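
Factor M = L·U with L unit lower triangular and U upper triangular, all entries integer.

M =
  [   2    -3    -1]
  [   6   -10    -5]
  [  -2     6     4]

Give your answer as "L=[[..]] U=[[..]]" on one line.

  R1 -= 3·R0 → [0,-1,-2]
  R2 -= -1·R0 → [0,3,3]
  R2 -= -3·R1 → [0,0,-3]

L=[[1,0,0],[3,1,0],[-1,-3,1]] U=[[2,-3,-1],[0,-1,-2],[0,0,-3]]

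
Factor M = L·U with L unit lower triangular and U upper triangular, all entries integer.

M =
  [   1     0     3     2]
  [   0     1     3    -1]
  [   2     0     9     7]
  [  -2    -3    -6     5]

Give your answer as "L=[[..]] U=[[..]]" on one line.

  r1 -= 0·r0 → [0,1,3,-1]
  r2 -= 2·r0 → [0,0,3,3]
  r3 -= -2·r0 → [0,-3,0,9]
  r2 -= 0·r1 → [0,0,3,3]
  r3 -= -3·r1 → [0,0,9,6]
  r3 -= 3·r2 → [0,0,0,-3]

L=[[1,0,0,0],[0,1,0,0],[2,0,1,0],[-2,-3,3,1]] U=[[1,0,3,2],[0,1,3,-1],[0,0,3,3],[0,0,0,-3]]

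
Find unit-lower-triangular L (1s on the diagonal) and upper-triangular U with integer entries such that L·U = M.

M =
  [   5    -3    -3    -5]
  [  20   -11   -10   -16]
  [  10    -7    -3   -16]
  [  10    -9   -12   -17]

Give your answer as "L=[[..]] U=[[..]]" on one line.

L=[[1,0,0,0],[4,1,0,0],[2,-1,1,0],[2,-3,0,1]] U=[[5,-3,-3,-5],[0,1,2,4],[0,0,5,-2],[0,0,0,5]]

  row1 -= 4·row0 → [0,1,2,4]
  row2 -= 2·row0 → [0,-1,3,-6]
  row3 -= 2·row0 → [0,-3,-6,-7]
  row2 -= -1·row1 → [0,0,5,-2]
  row3 -= -3·row1 → [0,0,0,5]
  row3 -= 0·row2 → [0,0,0,5]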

• Task:
Write out every entry again so that each line matches the original exactly.

• Exercise result:
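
Factor M = L·U with L unit lower triangular and U upper triangular, all entries integer.

M =
  [   2    -3    -1]
  [   6   -10    -5]
  [  -2     6     4]

Give your answer as "L=[[..]] U=[[..]]" on one line.

  R1 -= 3·R0 → [0,-1,-2]
  R2 -= -1·R0 → [0,3,3]
  R2 -= -3·R1 → [0,0,-3]

L=[[1,0,0],[3,1,0],[-1,-3,1]] U=[[2,-3,-1],[0,-1,-2],[0,0,-3]]

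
Factor M = L·U with L unit lower triangular and U upper triangular, all entries integer.

M =
  [   1     0     3     2]
  [   0     1     3    -1]
  [   2     0     9     7]
  [  -2    -3    -6     5]

Give your answer as "L=[[..]] U=[[..]]" on one line.

  r1 -= 0·r0 → [0,1,3,-1]
  r2 -= 2·r0 → [0,0,3,3]
  r3 -= -2·r0 → [0,-3,0,9]
  r2 -= 0·r1 → [0,0,3,3]
  r3 -= -3·r1 → [0,0,9,6]
  r3 -= 3·r2 → [0,0,0,-3]

L=[[1,0,0,0],[0,1,0,0],[2,0,1,0],[-2,-3,3,1]] U=[[1,0,3,2],[0,1,3,-1],[0,0,3,3],[0,0,0,-3]]

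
Find unit-lower-triangular L (1s on the diagonal) and upper-triangular U with integer entries such that L·U = M.

M =
  [   5    -3    -3    -5]
  [  20   -11   -10   -16]
  [  10    -7    -3   -16]
  [  10    -9   -12   -17]

Give your answer as "L=[[..]] U=[[..]]" on one line.

L=[[1,0,0,0],[4,1,0,0],[2,-1,1,0],[2,-3,0,1]] U=[[5,-3,-3,-5],[0,1,2,4],[0,0,5,-2],[0,0,0,5]]

  row1 -= 4·row0 → [0,1,2,4]
  row2 -= 2·row0 → [0,-1,3,-6]
  row3 -= 2·row0 → [0,-3,-6,-7]
  row2 -= -1·row1 → [0,0,5,-2]
  row3 -= -3·row1 → [0,0,0,5]
  row3 -= 0·row2 → [0,0,0,5]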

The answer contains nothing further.